AVAILABLE RECORDS:
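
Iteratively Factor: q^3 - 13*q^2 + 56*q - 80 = (q - 4)*(q^2 - 9*q + 20) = (q - 4)^2*(q - 5)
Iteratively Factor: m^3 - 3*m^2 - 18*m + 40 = (m + 4)*(m^2 - 7*m + 10) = (m - 2)*(m + 4)*(m - 5)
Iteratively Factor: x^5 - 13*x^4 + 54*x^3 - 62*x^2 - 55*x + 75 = (x + 1)*(x^4 - 14*x^3 + 68*x^2 - 130*x + 75) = (x - 5)*(x + 1)*(x^3 - 9*x^2 + 23*x - 15) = (x - 5)*(x - 1)*(x + 1)*(x^2 - 8*x + 15) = (x - 5)^2*(x - 1)*(x + 1)*(x - 3)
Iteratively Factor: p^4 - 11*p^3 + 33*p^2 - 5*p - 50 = (p + 1)*(p^3 - 12*p^2 + 45*p - 50) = (p - 2)*(p + 1)*(p^2 - 10*p + 25) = (p - 5)*(p - 2)*(p + 1)*(p - 5)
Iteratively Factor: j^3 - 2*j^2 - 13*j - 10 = (j + 2)*(j^2 - 4*j - 5) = (j - 5)*(j + 2)*(j + 1)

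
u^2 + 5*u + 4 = (u + 1)*(u + 4)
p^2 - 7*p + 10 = (p - 5)*(p - 2)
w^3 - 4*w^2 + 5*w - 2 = (w - 2)*(w - 1)^2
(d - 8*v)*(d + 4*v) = d^2 - 4*d*v - 32*v^2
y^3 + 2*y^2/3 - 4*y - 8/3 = (y - 2)*(y + 2/3)*(y + 2)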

WHAT IS NEEDED: Find the string "Iteratively" in the listing and return every line that holds it.

ANSWER SPACE:
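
Iteratively Factor: q^3 - 13*q^2 + 56*q - 80 = (q - 4)*(q^2 - 9*q + 20) = (q - 4)^2*(q - 5)
Iteratively Factor: m^3 - 3*m^2 - 18*m + 40 = (m + 4)*(m^2 - 7*m + 10) = (m - 2)*(m + 4)*(m - 5)
Iteratively Factor: x^5 - 13*x^4 + 54*x^3 - 62*x^2 - 55*x + 75 = (x + 1)*(x^4 - 14*x^3 + 68*x^2 - 130*x + 75) = (x - 5)*(x + 1)*(x^3 - 9*x^2 + 23*x - 15) = (x - 5)*(x - 1)*(x + 1)*(x^2 - 8*x + 15) = (x - 5)^2*(x - 1)*(x + 1)*(x - 3)
Iteratively Factor: p^4 - 11*p^3 + 33*p^2 - 5*p - 50 = (p + 1)*(p^3 - 12*p^2 + 45*p - 50) = (p - 2)*(p + 1)*(p^2 - 10*p + 25) = (p - 5)*(p - 2)*(p + 1)*(p - 5)
Iteratively Factor: j^3 - 2*j^2 - 13*j - 10 = (j + 2)*(j^2 - 4*j - 5) = (j - 5)*(j + 2)*(j + 1)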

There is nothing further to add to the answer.